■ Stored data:

§

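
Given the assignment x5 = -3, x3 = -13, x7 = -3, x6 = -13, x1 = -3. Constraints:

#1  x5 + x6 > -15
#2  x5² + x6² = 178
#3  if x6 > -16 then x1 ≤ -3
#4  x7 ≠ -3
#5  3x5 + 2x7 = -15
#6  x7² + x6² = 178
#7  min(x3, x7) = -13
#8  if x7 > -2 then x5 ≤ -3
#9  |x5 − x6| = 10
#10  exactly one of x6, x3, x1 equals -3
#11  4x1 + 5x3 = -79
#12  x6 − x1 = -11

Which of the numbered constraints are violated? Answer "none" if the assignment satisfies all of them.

Constraints 1, 4, 11, and 12 do not hold.

#1 x5 + x6 = -3 + (-13) = -16; -16 ≤ -15, bound -15 not met — fails.
#2 x5² + x6² = (-3)² + (-13)² = 9 + 169 = 178 — holds.
#3 x6 = -13 > -16, so we need x1 ≤ -3; x1 = -3 ≤ -3 — holds.
#4 x7 = -3, but -3 is required to differ — fails.
#5 3x5 + 2x7 = 3(-3) + 2(-3) = -15 — holds.
#6 x7² + x6² = (-3)² + (-13)² = 9 + 169 = 178 — holds.
#7 min(-13, -3) = -13 — holds.
#8 x7 = -3, not > -2; antecedent false, conditional vacuously true — holds.
#9 |-3 − (-13)| = 10 — holds.
#10 x6=-13, x3=-13, x1=-3; 1 of them equals -3 — holds.
#11 4x1 + 5x3 = 4(-3) + 5(-13) = -77, not -79 — fails.
#12 x6 − x1 = -13 − (-3) = -10, not -11 — fails.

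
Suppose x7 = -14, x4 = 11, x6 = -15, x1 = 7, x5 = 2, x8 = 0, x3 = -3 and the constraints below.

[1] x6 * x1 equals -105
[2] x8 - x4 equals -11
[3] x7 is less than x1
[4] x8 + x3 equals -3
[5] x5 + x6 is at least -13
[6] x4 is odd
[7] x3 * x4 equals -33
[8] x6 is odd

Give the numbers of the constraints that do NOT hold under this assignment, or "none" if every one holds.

[1] x6 * x1 = -15 * 7 = -105 — OK.
[2] x8 - x4 = 0 - 11 = -11 — OK.
[3] x7 = -14, x1 = 7; -14 < 7 — OK.
[4] x8 + x3 = 0 + (-3) = -3 — OK.
[5] x5 + x6 = 2 + (-15) = -13; -13 ≥ -13 — OK.
[6] x4 = 11 is odd — OK.
[7] x3 * x4 = -3 * 11 = -33 — OK.
[8] x6 = -15 is odd — OK.

The assignment satisfies every constraint.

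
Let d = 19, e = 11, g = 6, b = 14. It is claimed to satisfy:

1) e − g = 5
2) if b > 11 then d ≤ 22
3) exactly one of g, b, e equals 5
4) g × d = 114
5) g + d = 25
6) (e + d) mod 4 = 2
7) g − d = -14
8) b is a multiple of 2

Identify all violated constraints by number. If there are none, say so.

1) e − g = 11 − 6 = 5  true
2) b = 14 > 11, so we need d ≤ 22; d = 19 ≤ 22  true
3) g=6, b=14, e=11; 0 of them equal 5, not exactly one  false
4) g × d = 6 × 19 = 114  true
5) g + d = 6 + 19 = 25  true
6) e + d = 30; 30 mod 4 = 2  true
7) g − d = 6 − 19 = -13, not -14  false
8) 14 / 2 = 7, so 2 divides 14  true

Constraints 3 and 7 do not hold.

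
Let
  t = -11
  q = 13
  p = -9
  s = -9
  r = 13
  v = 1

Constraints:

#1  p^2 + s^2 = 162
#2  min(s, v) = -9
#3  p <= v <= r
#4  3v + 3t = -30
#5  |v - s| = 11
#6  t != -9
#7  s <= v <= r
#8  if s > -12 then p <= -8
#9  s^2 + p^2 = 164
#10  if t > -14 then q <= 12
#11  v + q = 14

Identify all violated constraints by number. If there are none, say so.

Constraints 5, 9, and 10 do not hold.

#1 p^2 + s^2 = (-9)^2 + (-9)^2 = 81 + 81 = 162  ✓
#2 min(-9, 1) = -9  ✓
#3 values -9 <= 1 <= 13  ✓
#4 3v + 3t = 3(1) + 3(-11) = -30  ✓
#5 |1 - (-9)| = 10, not 11  ✗
#6 t = -11, and -11 ≠ -9  ✓
#7 values -9 <= 1 <= 13  ✓
#8 s = -9 > -12, so we need p ≤ -8; p = -9 ≤ -8  ✓
#9 s^2 + p^2 = (-9)^2 + (-9)^2 = 81 + 81 = 162, not 164  ✗
#10 t = -11 > -14, so we need q ≤ 12; but q = 13 > 12  ✗
#11 v + q = 1 + 13 = 14  ✓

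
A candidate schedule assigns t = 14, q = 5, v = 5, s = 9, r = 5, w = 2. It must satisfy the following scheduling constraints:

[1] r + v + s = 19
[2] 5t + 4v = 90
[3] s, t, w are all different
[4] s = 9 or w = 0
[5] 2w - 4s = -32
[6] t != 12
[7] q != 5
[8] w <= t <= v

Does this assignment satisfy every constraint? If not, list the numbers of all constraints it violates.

Violated: 7 and 8.

[1] r + v + s = 5 + 5 + 9 = 19  holds
[2] 5t + 4v = 5(14) + 4(5) = 90  holds
[3] values 9, 14, 2 are pairwise distinct  holds
[4] s = 9 = 9 (first disjunct)  holds
[5] 2w - 4s = 2(2) - 4(9) = -32  holds
[6] t = 14, and 14 ≠ 12  holds
[7] q = 5, but 5 is required to differ  fails
[8] values 2, 14, 5; t = 14 is not <= v = 5  fails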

§

■ Exercise objective:
A complete answer lists each line of the data that holds the word "then".

■ The answer:
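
#3  if x6 > -16 then x1 ≤ -3
#8  if x7 > -2 then x5 ≤ -3
2) if b > 11 then d ≤ 22
#8  if s > -12 then p <= -8
#10  if t > -14 then q <= 12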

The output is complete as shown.